Brief:
Every entry below is to be copied exactly, with nothing omitted.

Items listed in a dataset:

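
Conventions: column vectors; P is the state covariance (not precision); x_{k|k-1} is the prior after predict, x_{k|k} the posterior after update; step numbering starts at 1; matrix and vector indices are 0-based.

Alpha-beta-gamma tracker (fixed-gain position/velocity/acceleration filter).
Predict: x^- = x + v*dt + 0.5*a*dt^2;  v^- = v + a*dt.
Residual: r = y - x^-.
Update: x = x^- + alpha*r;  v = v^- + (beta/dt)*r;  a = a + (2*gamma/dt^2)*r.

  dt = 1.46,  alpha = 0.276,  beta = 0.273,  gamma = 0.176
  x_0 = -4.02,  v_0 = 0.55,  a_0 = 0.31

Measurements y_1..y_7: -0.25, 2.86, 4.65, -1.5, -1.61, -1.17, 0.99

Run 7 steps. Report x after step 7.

x_post = -11.4590

step 1: x_pred=-2.8866  r=2.6366  x^+=-2.1589  v^+=1.4956  a^+=0.7454
step 2: x_pred=0.8191  r=2.0409  x^+=1.3824  v^+=2.9655  a^+=1.0824
step 3: x_pred=6.8657  r=-2.2157  x^+=6.2541  v^+=4.1315  a^+=0.7165
step 4: x_pred=13.0498  r=-14.5498  x^+=9.0341  v^+=2.4570  a^+=-1.6861
step 5: x_pred=10.8242  r=-12.4342  x^+=7.3924  v^+=-2.3298  a^+=-3.7395
step 6: x_pred=0.0054  r=-1.1754  x^+=-0.3190  v^+=-8.0092  a^+=-3.9336
step 7: x_pred=-16.2048  r=17.1948  x^+=-11.4590  v^+=-10.5370  a^+=-1.0941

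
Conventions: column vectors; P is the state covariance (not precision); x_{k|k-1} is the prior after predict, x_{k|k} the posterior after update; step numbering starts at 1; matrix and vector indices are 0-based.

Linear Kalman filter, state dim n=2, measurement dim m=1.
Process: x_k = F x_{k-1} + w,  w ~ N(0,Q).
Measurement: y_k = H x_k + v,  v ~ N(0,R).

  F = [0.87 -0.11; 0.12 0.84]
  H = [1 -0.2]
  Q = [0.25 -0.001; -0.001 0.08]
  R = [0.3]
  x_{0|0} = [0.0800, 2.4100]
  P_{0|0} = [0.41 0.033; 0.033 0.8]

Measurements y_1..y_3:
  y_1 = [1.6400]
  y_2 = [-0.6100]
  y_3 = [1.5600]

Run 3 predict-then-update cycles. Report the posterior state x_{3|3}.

step 1: x^-=[-0.1955, 2.0340]  P^-=[0.5637 -0.0084; -0.0084 0.6570]  S=[0.8933]  K=[0.6329; -0.1565]  nu=[2.2423]  x^+=[1.2236, 1.6830]  P^+=[0.2059 0.0801; 0.0801 0.6351]
step 2: x^-=[0.8794, 1.5605]  P^-=[0.3982 0.0193; 0.0193 0.5473]  S=[0.7124]  K=[0.5536; -0.1266]  nu=[-1.1773]  x^+=[0.2277, 1.7096]  P^+=[0.1799 0.0692; 0.0692 0.5358]
step 3: x^-=[0.0101, 1.4634]  P^-=[0.3794 0.0179; 0.0179 0.4746]  S=[0.6912]  K=[0.5437; -0.1114]  nu=[1.8426]  x^+=[1.0119, 1.2581]  P^+=[0.1751 0.0598; 0.0598 0.4661]

x_post = [1.0119, 1.2581]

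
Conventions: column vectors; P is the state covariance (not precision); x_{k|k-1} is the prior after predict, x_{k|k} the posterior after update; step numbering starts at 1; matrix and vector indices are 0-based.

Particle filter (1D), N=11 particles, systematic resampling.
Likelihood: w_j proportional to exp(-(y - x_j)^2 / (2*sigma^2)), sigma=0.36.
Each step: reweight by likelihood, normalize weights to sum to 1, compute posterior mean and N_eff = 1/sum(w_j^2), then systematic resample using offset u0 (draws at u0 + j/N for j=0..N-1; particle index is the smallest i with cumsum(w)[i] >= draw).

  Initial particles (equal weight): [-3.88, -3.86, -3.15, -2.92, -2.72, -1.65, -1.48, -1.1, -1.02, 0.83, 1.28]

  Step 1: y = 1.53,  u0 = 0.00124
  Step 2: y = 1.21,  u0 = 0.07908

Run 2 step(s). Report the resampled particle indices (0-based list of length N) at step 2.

step 1: w=[0.0000, 0.0000, 0.0000, 0.0000, 0.0000, 0.0000, 0.0000, 0.0000, 0.0000, 0.1612, 0.8388]  mean=1.2075  Neff=1.3707  idx=[9, 9, 10, 10, 10, 10, 10, 10, 10, 10, 10]
step 2: w=[0.0574, 0.0574, 0.0984, 0.0984, 0.0984, 0.0984, 0.0984, 0.0984, 0.0984, 0.0984, 0.0984]  mean=1.2283  Neff=10.6779  idx=[1, 2, 3, 4, 5, 6, 7, 8, 9, 9, 10]

resampled_idx = [1, 2, 3, 4, 5, 6, 7, 8, 9, 9, 10]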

Response:
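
Conventions: column vectors; P is the state covariance (not precision); x_{k|k-1} is the prior after predict, x_{k|k} the posterior after update; step numbering starts at 1; matrix and vector indices are 0-based.

Alpha-beta-gamma tracker (fixed-gain position/velocity/acceleration filter).
Predict: x^- = x + v*dt + 0.5*a*dt^2;  v^- = v + a*dt.
Residual: r = y - x^-.
Update: x = x^- + alpha*r;  v = v^- + (beta/dt)*r;  a = a + (2*gamma/dt^2)*r.

  dt = 1.46,  alpha = 0.276,  beta = 0.273,  gamma = 0.176
  x_0 = -4.02,  v_0 = 0.55,  a_0 = 0.31

Measurements y_1..y_7: -0.25, 2.86, 4.65, -1.5, -1.61, -1.17, 0.99

Run 7 steps. Report x after step 7.

x_post = -11.4590

step 1: x_pred=-2.8866  r=2.6366  x^+=-2.1589  v^+=1.4956  a^+=0.7454
step 2: x_pred=0.8191  r=2.0409  x^+=1.3824  v^+=2.9655  a^+=1.0824
step 3: x_pred=6.8657  r=-2.2157  x^+=6.2541  v^+=4.1315  a^+=0.7165
step 4: x_pred=13.0498  r=-14.5498  x^+=9.0341  v^+=2.4570  a^+=-1.6861
step 5: x_pred=10.8242  r=-12.4342  x^+=7.3924  v^+=-2.3298  a^+=-3.7395
step 6: x_pred=0.0054  r=-1.1754  x^+=-0.3190  v^+=-8.0092  a^+=-3.9336
step 7: x_pred=-16.2048  r=17.1948  x^+=-11.4590  v^+=-10.5370  a^+=-1.0941

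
Conventions: column vectors; P is the state covariance (not precision); x_{k|k-1} is the prior after predict, x_{k|k} the posterior after update; step numbering starts at 1; matrix and vector indices are 0-based.

Linear Kalman filter, state dim n=2, measurement dim m=1.
Process: x_k = F x_{k-1} + w,  w ~ N(0,Q).
Measurement: y_k = H x_k + v,  v ~ N(0,R).

  F = [0.87 -0.11; 0.12 0.84]
  H = [1 -0.2]
  Q = [0.25 -0.001; -0.001 0.08]
  R = [0.3]
  x_{0|0} = [0.0800, 2.4100]
  P_{0|0} = [0.41 0.033; 0.033 0.8]

Measurements y_1..y_3:
  y_1 = [1.6400]
  y_2 = [-0.6100]
  y_3 = [1.5600]

Run 3 predict-then-update cycles. Report the posterior state x_{3|3}.

step 1: x^-=[-0.1955, 2.0340]  P^-=[0.5637 -0.0084; -0.0084 0.6570]  S=[0.8933]  K=[0.6329; -0.1565]  nu=[2.2423]  x^+=[1.2236, 1.6830]  P^+=[0.2059 0.0801; 0.0801 0.6351]
step 2: x^-=[0.8794, 1.5605]  P^-=[0.3982 0.0193; 0.0193 0.5473]  S=[0.7124]  K=[0.5536; -0.1266]  nu=[-1.1773]  x^+=[0.2277, 1.7096]  P^+=[0.1799 0.0692; 0.0692 0.5358]
step 3: x^-=[0.0101, 1.4634]  P^-=[0.3794 0.0179; 0.0179 0.4746]  S=[0.6912]  K=[0.5437; -0.1114]  nu=[1.8426]  x^+=[1.0119, 1.2581]  P^+=[0.1751 0.0598; 0.0598 0.4661]

x_post = [1.0119, 1.2581]

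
Conventions: column vectors; P is the state covariance (not precision); x_{k|k-1} is the prior after predict, x_{k|k} the posterior after update; step numbering starts at 1; matrix and vector indices are 0-based.

Particle filter (1D), N=11 particles, systematic resampling.
Likelihood: w_j proportional to exp(-(y - x_j)^2 / (2*sigma^2)), sigma=0.36.
Each step: reweight by likelihood, normalize weights to sum to 1, compute posterior mean and N_eff = 1/sum(w_j^2), then systematic resample using offset u0 (draws at u0 + j/N for j=0..N-1; particle index is the smallest i with cumsum(w)[i] >= draw).

  Initial particles (equal weight): [-3.88, -3.86, -3.15, -2.92, -2.72, -1.65, -1.48, -1.1, -1.02, 0.83, 1.28]

  Step 1: y = 1.53,  u0 = 0.00124
  Step 2: y = 1.21,  u0 = 0.07908

Run 2 step(s). Report the resampled particle indices (0-based list of length N) at step 2.

step 1: w=[0.0000, 0.0000, 0.0000, 0.0000, 0.0000, 0.0000, 0.0000, 0.0000, 0.0000, 0.1612, 0.8388]  mean=1.2075  Neff=1.3707  idx=[9, 9, 10, 10, 10, 10, 10, 10, 10, 10, 10]
step 2: w=[0.0574, 0.0574, 0.0984, 0.0984, 0.0984, 0.0984, 0.0984, 0.0984, 0.0984, 0.0984, 0.0984]  mean=1.2283  Neff=10.6779  idx=[1, 2, 3, 4, 5, 6, 7, 8, 9, 9, 10]

resampled_idx = [1, 2, 3, 4, 5, 6, 7, 8, 9, 9, 10]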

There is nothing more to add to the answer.